**Data provided**
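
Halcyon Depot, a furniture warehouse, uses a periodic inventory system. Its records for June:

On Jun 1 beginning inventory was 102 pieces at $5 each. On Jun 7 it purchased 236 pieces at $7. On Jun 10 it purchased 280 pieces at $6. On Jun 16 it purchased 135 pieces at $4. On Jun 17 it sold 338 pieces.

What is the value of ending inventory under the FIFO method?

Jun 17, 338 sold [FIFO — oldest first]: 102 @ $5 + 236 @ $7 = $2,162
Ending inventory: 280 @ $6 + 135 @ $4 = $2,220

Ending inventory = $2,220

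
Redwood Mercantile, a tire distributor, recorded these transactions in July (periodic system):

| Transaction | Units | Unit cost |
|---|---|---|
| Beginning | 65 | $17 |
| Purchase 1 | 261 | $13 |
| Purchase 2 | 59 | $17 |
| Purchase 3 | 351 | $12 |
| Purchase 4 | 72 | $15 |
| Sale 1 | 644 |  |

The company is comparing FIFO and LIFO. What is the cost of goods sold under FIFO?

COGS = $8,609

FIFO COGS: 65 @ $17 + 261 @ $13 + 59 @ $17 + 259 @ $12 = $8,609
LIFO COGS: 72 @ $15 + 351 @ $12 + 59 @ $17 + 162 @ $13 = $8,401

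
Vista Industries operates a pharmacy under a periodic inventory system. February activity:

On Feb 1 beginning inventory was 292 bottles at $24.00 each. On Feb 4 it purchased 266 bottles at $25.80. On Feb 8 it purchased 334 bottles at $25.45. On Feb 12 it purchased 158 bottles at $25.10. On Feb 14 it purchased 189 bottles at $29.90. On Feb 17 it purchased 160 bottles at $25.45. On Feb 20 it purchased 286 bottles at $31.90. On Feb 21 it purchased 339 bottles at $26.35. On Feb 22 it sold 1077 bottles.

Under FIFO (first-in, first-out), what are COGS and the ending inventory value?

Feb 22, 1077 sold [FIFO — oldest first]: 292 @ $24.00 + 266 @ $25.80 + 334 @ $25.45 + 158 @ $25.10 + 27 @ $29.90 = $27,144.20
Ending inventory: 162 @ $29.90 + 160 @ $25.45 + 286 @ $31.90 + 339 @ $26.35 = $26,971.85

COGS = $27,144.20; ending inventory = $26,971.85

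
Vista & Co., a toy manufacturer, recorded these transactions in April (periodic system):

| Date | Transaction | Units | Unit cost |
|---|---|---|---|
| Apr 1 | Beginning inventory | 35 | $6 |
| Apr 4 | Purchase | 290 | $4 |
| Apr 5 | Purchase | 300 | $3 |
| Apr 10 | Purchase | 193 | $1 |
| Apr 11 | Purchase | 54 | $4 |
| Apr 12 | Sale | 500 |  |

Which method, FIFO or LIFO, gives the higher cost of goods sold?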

**Exercise prompt**
Please report how many lines of the entries above include "these". Only the number is wanted.

**Response to this task**
2